**TRY IT:**
Repeat the entries exactly as they appear.

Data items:
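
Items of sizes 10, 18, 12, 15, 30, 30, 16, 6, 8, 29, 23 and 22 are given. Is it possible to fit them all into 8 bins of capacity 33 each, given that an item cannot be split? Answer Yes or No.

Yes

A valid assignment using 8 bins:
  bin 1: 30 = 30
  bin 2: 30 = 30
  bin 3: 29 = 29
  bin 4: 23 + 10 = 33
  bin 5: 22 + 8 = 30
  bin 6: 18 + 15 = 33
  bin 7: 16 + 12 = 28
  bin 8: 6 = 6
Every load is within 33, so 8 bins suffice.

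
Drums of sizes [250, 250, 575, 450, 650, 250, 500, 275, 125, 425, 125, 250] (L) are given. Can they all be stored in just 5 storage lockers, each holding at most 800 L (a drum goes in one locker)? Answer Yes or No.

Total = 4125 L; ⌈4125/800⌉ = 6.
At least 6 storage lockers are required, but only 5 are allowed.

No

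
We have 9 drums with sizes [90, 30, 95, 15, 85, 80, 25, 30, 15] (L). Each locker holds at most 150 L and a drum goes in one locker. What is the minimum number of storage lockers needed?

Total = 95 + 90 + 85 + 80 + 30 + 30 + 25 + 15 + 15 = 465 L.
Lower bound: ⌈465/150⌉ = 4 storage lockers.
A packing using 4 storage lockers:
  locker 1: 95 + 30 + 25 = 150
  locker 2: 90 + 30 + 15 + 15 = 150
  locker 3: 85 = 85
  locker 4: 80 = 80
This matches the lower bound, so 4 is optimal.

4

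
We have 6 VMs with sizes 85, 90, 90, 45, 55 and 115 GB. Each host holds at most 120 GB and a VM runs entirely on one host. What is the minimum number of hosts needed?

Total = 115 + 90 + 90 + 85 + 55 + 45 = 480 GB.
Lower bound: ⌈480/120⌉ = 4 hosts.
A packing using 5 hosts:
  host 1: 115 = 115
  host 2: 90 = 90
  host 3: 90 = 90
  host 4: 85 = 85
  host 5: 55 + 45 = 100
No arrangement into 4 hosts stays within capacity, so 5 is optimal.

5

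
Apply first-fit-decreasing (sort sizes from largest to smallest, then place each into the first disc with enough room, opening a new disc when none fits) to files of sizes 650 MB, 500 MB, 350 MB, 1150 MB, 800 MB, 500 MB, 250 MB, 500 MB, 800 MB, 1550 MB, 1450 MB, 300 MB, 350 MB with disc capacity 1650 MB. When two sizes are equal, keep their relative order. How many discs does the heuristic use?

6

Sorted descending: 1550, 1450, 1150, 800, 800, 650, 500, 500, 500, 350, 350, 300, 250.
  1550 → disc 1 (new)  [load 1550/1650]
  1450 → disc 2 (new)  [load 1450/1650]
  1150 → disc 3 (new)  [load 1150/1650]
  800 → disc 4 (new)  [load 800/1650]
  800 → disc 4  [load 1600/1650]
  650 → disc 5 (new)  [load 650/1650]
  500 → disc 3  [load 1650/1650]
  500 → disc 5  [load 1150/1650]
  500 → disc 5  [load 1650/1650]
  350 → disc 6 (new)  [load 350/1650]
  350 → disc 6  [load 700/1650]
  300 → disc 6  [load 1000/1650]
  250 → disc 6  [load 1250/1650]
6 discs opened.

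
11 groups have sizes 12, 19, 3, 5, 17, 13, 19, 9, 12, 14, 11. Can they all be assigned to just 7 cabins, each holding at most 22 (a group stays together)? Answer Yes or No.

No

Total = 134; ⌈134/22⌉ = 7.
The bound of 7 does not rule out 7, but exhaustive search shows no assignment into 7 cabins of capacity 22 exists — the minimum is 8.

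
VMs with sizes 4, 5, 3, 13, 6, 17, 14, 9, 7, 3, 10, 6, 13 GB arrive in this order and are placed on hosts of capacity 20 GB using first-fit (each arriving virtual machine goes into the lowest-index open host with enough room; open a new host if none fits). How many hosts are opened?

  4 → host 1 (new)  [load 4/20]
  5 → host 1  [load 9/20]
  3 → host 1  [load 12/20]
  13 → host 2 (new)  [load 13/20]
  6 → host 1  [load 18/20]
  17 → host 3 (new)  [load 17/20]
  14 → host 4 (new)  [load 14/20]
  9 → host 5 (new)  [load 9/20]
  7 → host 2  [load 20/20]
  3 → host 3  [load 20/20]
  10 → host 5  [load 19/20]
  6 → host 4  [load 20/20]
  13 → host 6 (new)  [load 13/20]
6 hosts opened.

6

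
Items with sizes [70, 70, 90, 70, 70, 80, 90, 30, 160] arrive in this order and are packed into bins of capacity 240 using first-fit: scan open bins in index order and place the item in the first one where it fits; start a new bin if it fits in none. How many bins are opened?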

**TASK OUTPUT:**
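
Items of sizes 10, 18, 12, 15, 30, 30, 16, 6, 8, 29, 23 and 22 are given. Is it possible to fit them all into 8 bins of capacity 33 each, given that an item cannot be split? Answer Yes or No.

Yes

A valid assignment using 8 bins:
  bin 1: 30 = 30
  bin 2: 30 = 30
  bin 3: 29 = 29
  bin 4: 23 + 10 = 33
  bin 5: 22 + 8 = 30
  bin 6: 18 + 15 = 33
  bin 7: 16 + 12 = 28
  bin 8: 6 = 6
Every load is within 33, so 8 bins suffice.

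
Drums of sizes [250, 250, 575, 450, 650, 250, 500, 275, 125, 425, 125, 250] (L) are given. Can they all be stored in just 5 storage lockers, each holding at most 800 L (a drum goes in one locker)? Answer Yes or No.

Total = 4125 L; ⌈4125/800⌉ = 6.
At least 6 storage lockers are required, but only 5 are allowed.

No

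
We have 9 drums with sizes [90, 30, 95, 15, 85, 80, 25, 30, 15] (L). Each locker holds at most 150 L and a drum goes in one locker. What is the minimum number of storage lockers needed?

Total = 95 + 90 + 85 + 80 + 30 + 30 + 25 + 15 + 15 = 465 L.
Lower bound: ⌈465/150⌉ = 4 storage lockers.
A packing using 4 storage lockers:
  locker 1: 95 + 30 + 25 = 150
  locker 2: 90 + 30 + 15 + 15 = 150
  locker 3: 85 = 85
  locker 4: 80 = 80
This matches the lower bound, so 4 is optimal.

4

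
We have 6 VMs with sizes 85, 90, 90, 45, 55 and 115 GB. Each host holds at most 120 GB and a VM runs entirely on one host. What is the minimum number of hosts needed?

Total = 115 + 90 + 90 + 85 + 55 + 45 = 480 GB.
Lower bound: ⌈480/120⌉ = 4 hosts.
A packing using 5 hosts:
  host 1: 115 = 115
  host 2: 90 = 90
  host 3: 90 = 90
  host 4: 85 = 85
  host 5: 55 + 45 = 100
No arrangement into 4 hosts stays within capacity, so 5 is optimal.

5

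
Apply first-fit-decreasing (sort sizes from largest to smallest, then place each into the first disc with enough room, opening a new disc when none fits) to files of sizes 650 MB, 500 MB, 350 MB, 1150 MB, 800 MB, 500 MB, 250 MB, 500 MB, 800 MB, 1550 MB, 1450 MB, 300 MB, 350 MB with disc capacity 1650 MB. When two sizes are equal, keep their relative order. How many discs does the heuristic use?

6

Sorted descending: 1550, 1450, 1150, 800, 800, 650, 500, 500, 500, 350, 350, 300, 250.
  1550 → disc 1 (new)  [load 1550/1650]
  1450 → disc 2 (new)  [load 1450/1650]
  1150 → disc 3 (new)  [load 1150/1650]
  800 → disc 4 (new)  [load 800/1650]
  800 → disc 4  [load 1600/1650]
  650 → disc 5 (new)  [load 650/1650]
  500 → disc 3  [load 1650/1650]
  500 → disc 5  [load 1150/1650]
  500 → disc 5  [load 1650/1650]
  350 → disc 6 (new)  [load 350/1650]
  350 → disc 6  [load 700/1650]
  300 → disc 6  [load 1000/1650]
  250 → disc 6  [load 1250/1650]
6 discs opened.

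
11 groups have sizes 12, 19, 3, 5, 17, 13, 19, 9, 12, 14, 11. Can they all be assigned to just 7 cabins, each holding at most 22 (a group stays together)? Answer Yes or No.

No

Total = 134; ⌈134/22⌉ = 7.
The bound of 7 does not rule out 7, but exhaustive search shows no assignment into 7 cabins of capacity 22 exists — the minimum is 8.

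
VMs with sizes 4, 5, 3, 13, 6, 17, 14, 9, 7, 3, 10, 6, 13 GB arrive in this order and are placed on hosts of capacity 20 GB using first-fit (each arriving virtual machine goes into the lowest-index open host with enough room; open a new host if none fits). How many hosts are opened?

  4 → host 1 (new)  [load 4/20]
  5 → host 1  [load 9/20]
  3 → host 1  [load 12/20]
  13 → host 2 (new)  [load 13/20]
  6 → host 1  [load 18/20]
  17 → host 3 (new)  [load 17/20]
  14 → host 4 (new)  [load 14/20]
  9 → host 5 (new)  [load 9/20]
  7 → host 2  [load 20/20]
  3 → host 3  [load 20/20]
  10 → host 5  [load 19/20]
  6 → host 4  [load 20/20]
  13 → host 6 (new)  [load 13/20]
6 hosts opened.

6

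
Items with sizes [70, 70, 90, 70, 70, 80, 90, 30, 160] arrive in this order and are packed into bins of capacity 240 using first-fit: scan open bins in index order and place the item in the first one where it fits; start a new bin if it fits in none. How many bins are opened?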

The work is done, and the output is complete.